==== Listed entries ====

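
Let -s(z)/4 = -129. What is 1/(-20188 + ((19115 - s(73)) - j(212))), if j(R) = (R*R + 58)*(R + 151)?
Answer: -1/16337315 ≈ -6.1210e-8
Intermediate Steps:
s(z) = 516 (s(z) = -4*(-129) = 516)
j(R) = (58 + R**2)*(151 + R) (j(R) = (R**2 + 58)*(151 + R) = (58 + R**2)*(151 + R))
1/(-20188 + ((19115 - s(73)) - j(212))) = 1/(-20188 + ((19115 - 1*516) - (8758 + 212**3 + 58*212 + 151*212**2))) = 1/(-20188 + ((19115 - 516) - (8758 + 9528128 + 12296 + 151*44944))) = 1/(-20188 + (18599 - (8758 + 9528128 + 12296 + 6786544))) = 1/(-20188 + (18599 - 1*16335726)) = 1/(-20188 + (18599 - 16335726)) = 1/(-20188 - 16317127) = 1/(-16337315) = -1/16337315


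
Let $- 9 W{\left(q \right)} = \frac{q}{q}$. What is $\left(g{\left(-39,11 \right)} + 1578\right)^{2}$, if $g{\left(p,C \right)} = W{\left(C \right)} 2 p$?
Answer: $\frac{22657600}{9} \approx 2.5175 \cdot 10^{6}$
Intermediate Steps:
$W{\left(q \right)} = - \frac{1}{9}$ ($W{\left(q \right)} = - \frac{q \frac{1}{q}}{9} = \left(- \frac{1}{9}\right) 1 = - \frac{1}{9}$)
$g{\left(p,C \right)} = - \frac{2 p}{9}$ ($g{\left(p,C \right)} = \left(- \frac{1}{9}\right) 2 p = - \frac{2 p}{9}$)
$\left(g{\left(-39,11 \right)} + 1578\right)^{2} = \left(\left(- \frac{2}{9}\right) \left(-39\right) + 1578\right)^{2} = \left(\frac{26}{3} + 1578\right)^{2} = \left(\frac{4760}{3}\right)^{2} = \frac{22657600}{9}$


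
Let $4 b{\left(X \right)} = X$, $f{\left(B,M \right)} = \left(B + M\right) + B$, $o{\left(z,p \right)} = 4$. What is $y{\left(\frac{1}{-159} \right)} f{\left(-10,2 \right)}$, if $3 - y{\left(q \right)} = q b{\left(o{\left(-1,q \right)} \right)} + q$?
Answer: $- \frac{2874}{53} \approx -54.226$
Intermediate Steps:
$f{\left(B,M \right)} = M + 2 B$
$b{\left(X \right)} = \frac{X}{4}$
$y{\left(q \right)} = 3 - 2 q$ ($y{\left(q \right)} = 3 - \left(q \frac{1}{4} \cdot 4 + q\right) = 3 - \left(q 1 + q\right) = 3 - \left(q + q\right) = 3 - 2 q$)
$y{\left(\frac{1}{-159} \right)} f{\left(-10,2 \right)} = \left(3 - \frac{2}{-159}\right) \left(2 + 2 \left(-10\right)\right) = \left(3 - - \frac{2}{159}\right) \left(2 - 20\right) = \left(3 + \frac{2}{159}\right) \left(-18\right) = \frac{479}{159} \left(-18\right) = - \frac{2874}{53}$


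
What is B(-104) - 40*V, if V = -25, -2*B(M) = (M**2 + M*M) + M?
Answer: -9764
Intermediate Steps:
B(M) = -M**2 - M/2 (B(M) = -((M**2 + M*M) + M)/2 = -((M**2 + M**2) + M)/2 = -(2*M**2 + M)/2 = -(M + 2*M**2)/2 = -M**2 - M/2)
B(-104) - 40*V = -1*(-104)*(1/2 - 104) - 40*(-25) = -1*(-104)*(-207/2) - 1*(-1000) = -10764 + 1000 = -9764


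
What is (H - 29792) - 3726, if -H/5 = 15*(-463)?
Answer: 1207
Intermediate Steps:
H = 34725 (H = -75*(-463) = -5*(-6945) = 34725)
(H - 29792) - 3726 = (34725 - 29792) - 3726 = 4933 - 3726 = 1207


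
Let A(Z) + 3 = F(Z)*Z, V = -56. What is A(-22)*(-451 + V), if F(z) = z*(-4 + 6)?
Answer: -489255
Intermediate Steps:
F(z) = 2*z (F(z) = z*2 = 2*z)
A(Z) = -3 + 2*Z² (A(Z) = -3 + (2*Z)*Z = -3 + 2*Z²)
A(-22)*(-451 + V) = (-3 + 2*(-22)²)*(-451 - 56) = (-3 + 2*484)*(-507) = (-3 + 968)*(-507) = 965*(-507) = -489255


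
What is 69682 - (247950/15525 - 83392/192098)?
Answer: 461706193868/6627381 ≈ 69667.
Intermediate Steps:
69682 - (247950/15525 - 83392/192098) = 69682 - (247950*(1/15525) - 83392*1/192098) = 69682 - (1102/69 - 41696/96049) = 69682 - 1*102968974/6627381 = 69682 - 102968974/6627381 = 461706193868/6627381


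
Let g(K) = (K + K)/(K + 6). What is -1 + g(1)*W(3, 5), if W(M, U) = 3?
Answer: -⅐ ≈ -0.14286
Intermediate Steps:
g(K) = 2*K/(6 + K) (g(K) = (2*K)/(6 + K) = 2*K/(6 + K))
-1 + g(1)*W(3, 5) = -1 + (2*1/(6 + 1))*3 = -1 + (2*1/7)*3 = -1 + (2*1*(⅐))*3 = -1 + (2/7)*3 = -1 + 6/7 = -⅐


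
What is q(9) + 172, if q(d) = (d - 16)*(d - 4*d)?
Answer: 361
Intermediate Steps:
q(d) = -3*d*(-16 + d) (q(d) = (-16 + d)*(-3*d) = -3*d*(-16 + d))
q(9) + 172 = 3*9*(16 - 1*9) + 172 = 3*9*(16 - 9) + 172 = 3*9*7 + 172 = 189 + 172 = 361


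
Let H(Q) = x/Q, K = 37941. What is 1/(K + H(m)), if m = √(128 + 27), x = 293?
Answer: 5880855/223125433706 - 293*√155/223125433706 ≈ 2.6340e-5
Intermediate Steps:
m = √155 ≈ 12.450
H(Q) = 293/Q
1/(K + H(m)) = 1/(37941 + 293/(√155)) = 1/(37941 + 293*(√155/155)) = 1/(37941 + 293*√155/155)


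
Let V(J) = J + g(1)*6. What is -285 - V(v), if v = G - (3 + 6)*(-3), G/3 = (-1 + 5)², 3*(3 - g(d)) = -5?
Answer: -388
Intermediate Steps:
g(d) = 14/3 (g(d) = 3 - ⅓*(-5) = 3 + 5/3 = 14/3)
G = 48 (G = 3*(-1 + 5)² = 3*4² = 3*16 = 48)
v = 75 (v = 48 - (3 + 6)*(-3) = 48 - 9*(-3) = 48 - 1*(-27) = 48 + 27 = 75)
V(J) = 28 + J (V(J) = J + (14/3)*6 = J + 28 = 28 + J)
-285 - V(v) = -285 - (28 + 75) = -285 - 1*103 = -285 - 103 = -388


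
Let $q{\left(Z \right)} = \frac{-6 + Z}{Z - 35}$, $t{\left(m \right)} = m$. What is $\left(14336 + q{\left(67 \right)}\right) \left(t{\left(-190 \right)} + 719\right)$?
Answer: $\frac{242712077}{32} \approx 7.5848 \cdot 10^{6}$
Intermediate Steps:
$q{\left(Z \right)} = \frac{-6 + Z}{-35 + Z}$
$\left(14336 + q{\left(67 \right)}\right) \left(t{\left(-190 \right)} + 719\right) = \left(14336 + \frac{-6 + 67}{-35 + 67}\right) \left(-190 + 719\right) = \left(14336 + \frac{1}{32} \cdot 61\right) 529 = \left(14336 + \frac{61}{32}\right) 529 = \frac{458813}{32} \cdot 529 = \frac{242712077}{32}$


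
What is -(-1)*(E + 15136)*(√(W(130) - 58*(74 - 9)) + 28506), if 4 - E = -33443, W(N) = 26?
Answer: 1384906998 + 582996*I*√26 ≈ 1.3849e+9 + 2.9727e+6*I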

====
==== Listed entries ====

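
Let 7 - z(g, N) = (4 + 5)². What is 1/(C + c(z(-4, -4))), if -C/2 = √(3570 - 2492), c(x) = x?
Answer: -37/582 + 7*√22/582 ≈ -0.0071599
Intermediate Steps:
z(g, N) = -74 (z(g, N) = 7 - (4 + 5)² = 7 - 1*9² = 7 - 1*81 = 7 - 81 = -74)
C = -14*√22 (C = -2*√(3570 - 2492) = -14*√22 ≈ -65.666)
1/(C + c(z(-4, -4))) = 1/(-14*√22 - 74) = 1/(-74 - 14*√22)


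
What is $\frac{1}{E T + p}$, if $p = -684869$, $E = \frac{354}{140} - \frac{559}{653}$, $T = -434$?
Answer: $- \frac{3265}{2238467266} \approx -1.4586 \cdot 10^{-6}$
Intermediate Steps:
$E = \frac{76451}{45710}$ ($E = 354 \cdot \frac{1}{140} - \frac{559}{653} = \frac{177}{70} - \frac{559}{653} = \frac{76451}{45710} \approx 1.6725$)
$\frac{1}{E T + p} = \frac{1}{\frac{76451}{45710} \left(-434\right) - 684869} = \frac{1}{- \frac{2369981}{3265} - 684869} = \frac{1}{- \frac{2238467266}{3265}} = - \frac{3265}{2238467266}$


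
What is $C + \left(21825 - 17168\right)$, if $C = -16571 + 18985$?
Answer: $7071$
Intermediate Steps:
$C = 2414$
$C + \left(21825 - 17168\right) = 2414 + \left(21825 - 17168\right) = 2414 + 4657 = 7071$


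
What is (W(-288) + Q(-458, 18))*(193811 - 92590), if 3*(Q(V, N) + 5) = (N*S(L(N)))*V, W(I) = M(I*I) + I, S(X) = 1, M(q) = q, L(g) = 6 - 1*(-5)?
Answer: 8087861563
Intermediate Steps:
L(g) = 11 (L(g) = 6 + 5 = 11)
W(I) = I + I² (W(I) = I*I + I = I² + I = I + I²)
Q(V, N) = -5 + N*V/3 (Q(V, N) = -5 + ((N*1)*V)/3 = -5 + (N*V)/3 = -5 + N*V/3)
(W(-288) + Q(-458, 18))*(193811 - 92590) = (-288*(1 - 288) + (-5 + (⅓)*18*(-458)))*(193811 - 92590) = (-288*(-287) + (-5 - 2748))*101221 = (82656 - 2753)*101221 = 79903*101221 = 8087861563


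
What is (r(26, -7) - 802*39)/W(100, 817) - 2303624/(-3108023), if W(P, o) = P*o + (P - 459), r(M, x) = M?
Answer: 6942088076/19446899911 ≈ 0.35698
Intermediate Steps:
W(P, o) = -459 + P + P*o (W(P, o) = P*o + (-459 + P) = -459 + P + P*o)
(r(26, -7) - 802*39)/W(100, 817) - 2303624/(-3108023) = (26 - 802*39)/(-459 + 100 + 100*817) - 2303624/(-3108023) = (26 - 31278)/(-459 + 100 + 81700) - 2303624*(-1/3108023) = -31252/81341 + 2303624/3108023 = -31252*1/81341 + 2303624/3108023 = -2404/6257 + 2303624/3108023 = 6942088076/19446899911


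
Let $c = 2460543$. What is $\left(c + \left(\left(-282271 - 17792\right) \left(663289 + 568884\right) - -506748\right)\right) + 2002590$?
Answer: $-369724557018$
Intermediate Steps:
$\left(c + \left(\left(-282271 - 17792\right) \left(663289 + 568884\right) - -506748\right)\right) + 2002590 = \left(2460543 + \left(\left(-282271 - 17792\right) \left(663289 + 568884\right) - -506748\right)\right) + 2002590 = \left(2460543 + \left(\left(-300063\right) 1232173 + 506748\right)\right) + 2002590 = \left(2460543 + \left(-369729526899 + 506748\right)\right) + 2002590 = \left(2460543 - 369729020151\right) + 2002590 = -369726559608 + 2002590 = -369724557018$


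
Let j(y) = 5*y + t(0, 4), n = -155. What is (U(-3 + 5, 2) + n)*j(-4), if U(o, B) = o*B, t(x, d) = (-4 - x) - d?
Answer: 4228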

====

> _Exercise prompt_
Would you print exactly, and only, the lines of the data above from the line with "Answer: 1207" through the line with "Answer: 461706193868/6627381 ≈ 69667.", inclusive?

> _Result of this exercise_
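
Answer: 1207
Intermediate Steps:
H = 34725 (H = -75*(-463) = -5*(-6945) = 34725)
(H - 29792) - 3726 = (34725 - 29792) - 3726 = 4933 - 3726 = 1207


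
Let A(Z) + 3 = F(Z)*Z, V = -56. What is A(-22)*(-451 + V), if F(z) = z*(-4 + 6)?
Answer: -489255
Intermediate Steps:
F(z) = 2*z (F(z) = z*2 = 2*z)
A(Z) = -3 + 2*Z² (A(Z) = -3 + (2*Z)*Z = -3 + 2*Z²)
A(-22)*(-451 + V) = (-3 + 2*(-22)²)*(-451 - 56) = (-3 + 2*484)*(-507) = (-3 + 968)*(-507) = 965*(-507) = -489255


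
What is 69682 - (247950/15525 - 83392/192098)?
Answer: 461706193868/6627381 ≈ 69667.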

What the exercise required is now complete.